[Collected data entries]
================
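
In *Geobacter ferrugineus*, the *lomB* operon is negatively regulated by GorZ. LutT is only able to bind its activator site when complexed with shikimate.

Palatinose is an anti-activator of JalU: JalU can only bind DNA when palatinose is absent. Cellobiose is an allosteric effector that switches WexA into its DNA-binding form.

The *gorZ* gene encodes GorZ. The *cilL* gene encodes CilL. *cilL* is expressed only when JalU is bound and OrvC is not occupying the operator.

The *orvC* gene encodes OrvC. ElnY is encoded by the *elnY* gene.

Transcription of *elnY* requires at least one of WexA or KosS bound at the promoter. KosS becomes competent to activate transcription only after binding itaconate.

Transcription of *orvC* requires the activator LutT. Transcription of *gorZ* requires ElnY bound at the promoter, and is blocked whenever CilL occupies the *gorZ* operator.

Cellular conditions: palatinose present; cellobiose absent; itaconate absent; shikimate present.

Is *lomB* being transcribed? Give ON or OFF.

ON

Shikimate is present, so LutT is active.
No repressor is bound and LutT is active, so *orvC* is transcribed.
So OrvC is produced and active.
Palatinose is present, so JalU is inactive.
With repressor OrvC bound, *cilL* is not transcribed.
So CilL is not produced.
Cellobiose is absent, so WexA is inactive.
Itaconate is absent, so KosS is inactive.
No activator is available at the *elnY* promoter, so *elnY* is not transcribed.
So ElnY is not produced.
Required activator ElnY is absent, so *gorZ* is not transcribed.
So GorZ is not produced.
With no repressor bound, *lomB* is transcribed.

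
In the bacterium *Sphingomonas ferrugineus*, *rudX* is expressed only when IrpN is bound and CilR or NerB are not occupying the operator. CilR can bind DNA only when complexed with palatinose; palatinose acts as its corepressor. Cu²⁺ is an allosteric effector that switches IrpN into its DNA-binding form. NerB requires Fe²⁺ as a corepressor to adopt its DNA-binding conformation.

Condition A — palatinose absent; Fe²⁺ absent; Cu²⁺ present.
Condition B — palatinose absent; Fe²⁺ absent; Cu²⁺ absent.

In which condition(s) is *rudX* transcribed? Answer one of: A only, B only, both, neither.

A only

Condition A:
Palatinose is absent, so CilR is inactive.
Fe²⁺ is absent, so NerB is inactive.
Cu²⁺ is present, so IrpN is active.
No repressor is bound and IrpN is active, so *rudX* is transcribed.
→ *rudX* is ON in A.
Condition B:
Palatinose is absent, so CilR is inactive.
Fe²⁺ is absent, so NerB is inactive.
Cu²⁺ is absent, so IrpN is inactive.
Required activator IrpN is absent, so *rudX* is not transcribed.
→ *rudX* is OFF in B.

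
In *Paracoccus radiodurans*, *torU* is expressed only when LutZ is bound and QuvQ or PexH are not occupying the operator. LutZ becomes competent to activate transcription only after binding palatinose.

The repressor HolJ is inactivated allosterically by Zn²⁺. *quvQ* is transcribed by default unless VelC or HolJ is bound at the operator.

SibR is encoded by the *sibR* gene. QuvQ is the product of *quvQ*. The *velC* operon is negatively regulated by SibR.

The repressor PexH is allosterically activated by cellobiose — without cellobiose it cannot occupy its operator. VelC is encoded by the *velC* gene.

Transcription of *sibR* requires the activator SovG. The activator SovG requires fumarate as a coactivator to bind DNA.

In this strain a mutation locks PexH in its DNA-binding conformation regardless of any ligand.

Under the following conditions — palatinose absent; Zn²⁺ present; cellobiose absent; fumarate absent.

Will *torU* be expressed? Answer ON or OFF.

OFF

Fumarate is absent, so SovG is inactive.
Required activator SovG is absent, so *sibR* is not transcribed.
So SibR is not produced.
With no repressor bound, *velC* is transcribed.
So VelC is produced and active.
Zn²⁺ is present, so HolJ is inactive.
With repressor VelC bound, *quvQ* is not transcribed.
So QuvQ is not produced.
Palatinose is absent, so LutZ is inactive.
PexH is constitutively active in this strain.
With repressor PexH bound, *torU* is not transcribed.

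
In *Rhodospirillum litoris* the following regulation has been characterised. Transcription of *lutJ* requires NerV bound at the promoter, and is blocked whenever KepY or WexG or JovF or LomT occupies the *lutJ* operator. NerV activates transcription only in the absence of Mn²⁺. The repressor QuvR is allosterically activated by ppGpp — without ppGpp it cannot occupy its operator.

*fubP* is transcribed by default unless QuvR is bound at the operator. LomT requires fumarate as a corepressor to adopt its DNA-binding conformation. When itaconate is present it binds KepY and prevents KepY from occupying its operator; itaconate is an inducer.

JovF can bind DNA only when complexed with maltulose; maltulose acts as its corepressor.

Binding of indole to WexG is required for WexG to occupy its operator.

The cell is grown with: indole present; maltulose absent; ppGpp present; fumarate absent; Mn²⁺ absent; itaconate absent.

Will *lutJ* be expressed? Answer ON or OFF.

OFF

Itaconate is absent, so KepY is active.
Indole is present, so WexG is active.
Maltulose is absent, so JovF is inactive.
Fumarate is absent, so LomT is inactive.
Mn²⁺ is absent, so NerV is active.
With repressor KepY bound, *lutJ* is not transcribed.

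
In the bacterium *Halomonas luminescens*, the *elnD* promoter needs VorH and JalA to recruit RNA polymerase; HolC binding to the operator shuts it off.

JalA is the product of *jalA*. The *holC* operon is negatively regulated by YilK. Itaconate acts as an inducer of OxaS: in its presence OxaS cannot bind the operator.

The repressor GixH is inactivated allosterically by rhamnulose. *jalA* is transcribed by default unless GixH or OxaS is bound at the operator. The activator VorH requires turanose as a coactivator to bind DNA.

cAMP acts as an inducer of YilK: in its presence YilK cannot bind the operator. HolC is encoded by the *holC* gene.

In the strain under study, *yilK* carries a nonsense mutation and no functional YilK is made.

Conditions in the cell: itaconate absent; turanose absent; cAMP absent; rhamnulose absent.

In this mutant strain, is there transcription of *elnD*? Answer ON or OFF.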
================
_Exercise_:
Your reply should contain every entry, repeated exactly.

_Response_:
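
In *Geobacter ferrugineus*, the *lomB* operon is negatively regulated by GorZ. LutT is only able to bind its activator site when complexed with shikimate.

Palatinose is an anti-activator of JalU: JalU can only bind DNA when palatinose is absent. Cellobiose is an allosteric effector that switches WexA into its DNA-binding form.

The *gorZ* gene encodes GorZ. The *cilL* gene encodes CilL. *cilL* is expressed only when JalU is bound and OrvC is not occupying the operator.

The *orvC* gene encodes OrvC. ElnY is encoded by the *elnY* gene.

Transcription of *elnY* requires at least one of WexA or KosS bound at the promoter. KosS becomes competent to activate transcription only after binding itaconate.

Transcription of *orvC* requires the activator LutT. Transcription of *gorZ* requires ElnY bound at the promoter, and is blocked whenever CilL occupies the *gorZ* operator.

Cellular conditions: palatinose present; cellobiose absent; itaconate absent; shikimate present.

Is *lomB* being transcribed? Give ON or OFF.

ON

Shikimate is present, so LutT is active.
No repressor is bound and LutT is active, so *orvC* is transcribed.
So OrvC is produced and active.
Palatinose is present, so JalU is inactive.
With repressor OrvC bound, *cilL* is not transcribed.
So CilL is not produced.
Cellobiose is absent, so WexA is inactive.
Itaconate is absent, so KosS is inactive.
No activator is available at the *elnY* promoter, so *elnY* is not transcribed.
So ElnY is not produced.
Required activator ElnY is absent, so *gorZ* is not transcribed.
So GorZ is not produced.
With no repressor bound, *lomB* is transcribed.

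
In the bacterium *Sphingomonas ferrugineus*, *rudX* is expressed only when IrpN is bound and CilR or NerB are not occupying the operator. CilR can bind DNA only when complexed with palatinose; palatinose acts as its corepressor. Cu²⁺ is an allosteric effector that switches IrpN into its DNA-binding form. NerB requires Fe²⁺ as a corepressor to adopt its DNA-binding conformation.

Condition A — palatinose absent; Fe²⁺ absent; Cu²⁺ present.
Condition B — palatinose absent; Fe²⁺ absent; Cu²⁺ absent.

In which condition(s) is *rudX* transcribed? Answer one of: A only, B only, both, neither.

A only

Condition A:
Palatinose is absent, so CilR is inactive.
Fe²⁺ is absent, so NerB is inactive.
Cu²⁺ is present, so IrpN is active.
No repressor is bound and IrpN is active, so *rudX* is transcribed.
→ *rudX* is ON in A.
Condition B:
Palatinose is absent, so CilR is inactive.
Fe²⁺ is absent, so NerB is inactive.
Cu²⁺ is absent, so IrpN is inactive.
Required activator IrpN is absent, so *rudX* is not transcribed.
→ *rudX* is OFF in B.

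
In *Paracoccus radiodurans*, *torU* is expressed only when LutZ is bound and QuvQ or PexH are not occupying the operator. LutZ becomes competent to activate transcription only after binding palatinose.

The repressor HolJ is inactivated allosterically by Zn²⁺. *quvQ* is transcribed by default unless VelC or HolJ is bound at the operator.

SibR is encoded by the *sibR* gene. QuvQ is the product of *quvQ*. The *velC* operon is negatively regulated by SibR.

The repressor PexH is allosterically activated by cellobiose — without cellobiose it cannot occupy its operator. VelC is encoded by the *velC* gene.

Transcription of *sibR* requires the activator SovG. The activator SovG requires fumarate as a coactivator to bind DNA.

In this strain a mutation locks PexH in its DNA-binding conformation regardless of any ligand.

Under the following conditions — palatinose absent; Zn²⁺ present; cellobiose absent; fumarate absent.

Will *torU* be expressed? Answer ON or OFF.

OFF

Fumarate is absent, so SovG is inactive.
Required activator SovG is absent, so *sibR* is not transcribed.
So SibR is not produced.
With no repressor bound, *velC* is transcribed.
So VelC is produced and active.
Zn²⁺ is present, so HolJ is inactive.
With repressor VelC bound, *quvQ* is not transcribed.
So QuvQ is not produced.
Palatinose is absent, so LutZ is inactive.
PexH is constitutively active in this strain.
With repressor PexH bound, *torU* is not transcribed.

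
In *Rhodospirillum litoris* the following regulation has been characterised. Transcription of *lutJ* requires NerV bound at the promoter, and is blocked whenever KepY or WexG or JovF or LomT occupies the *lutJ* operator. NerV activates transcription only in the absence of Mn²⁺. The repressor QuvR is allosterically activated by ppGpp — without ppGpp it cannot occupy its operator.

*fubP* is transcribed by default unless QuvR is bound at the operator. LomT requires fumarate as a corepressor to adopt its DNA-binding conformation. When itaconate is present it binds KepY and prevents KepY from occupying its operator; itaconate is an inducer.

JovF can bind DNA only when complexed with maltulose; maltulose acts as its corepressor.

Binding of indole to WexG is required for WexG to occupy its operator.

The cell is grown with: indole present; maltulose absent; ppGpp present; fumarate absent; Mn²⁺ absent; itaconate absent.

Will *lutJ* be expressed? Answer ON or OFF.

OFF

Itaconate is absent, so KepY is active.
Indole is present, so WexG is active.
Maltulose is absent, so JovF is inactive.
Fumarate is absent, so LomT is inactive.
Mn²⁺ is absent, so NerV is active.
With repressor KepY bound, *lutJ* is not transcribed.

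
In the bacterium *Halomonas luminescens*, the *elnD* promoter needs VorH and JalA to recruit RNA polymerase; HolC binding to the operator shuts it off.

JalA is the product of *jalA*. The *holC* operon is negatively regulated by YilK. Itaconate acts as an inducer of OxaS: in its presence OxaS cannot bind the operator.

The repressor GixH is inactivated allosterically by rhamnulose. *jalA* is transcribed by default unless GixH or OxaS is bound at the operator. The activator VorH requires turanose as a coactivator to bind DNA.

cAMP acts as an inducer of YilK: in its presence YilK cannot bind the operator. HolC is encoded by the *holC* gene.

In the strain under study, *yilK* carries a nonsense mutation and no functional YilK is made.

Conditions in the cell: itaconate absent; turanose absent; cAMP absent; rhamnulose absent.

In this mutant strain, is there transcription of *elnD*? Answer ON or OFF.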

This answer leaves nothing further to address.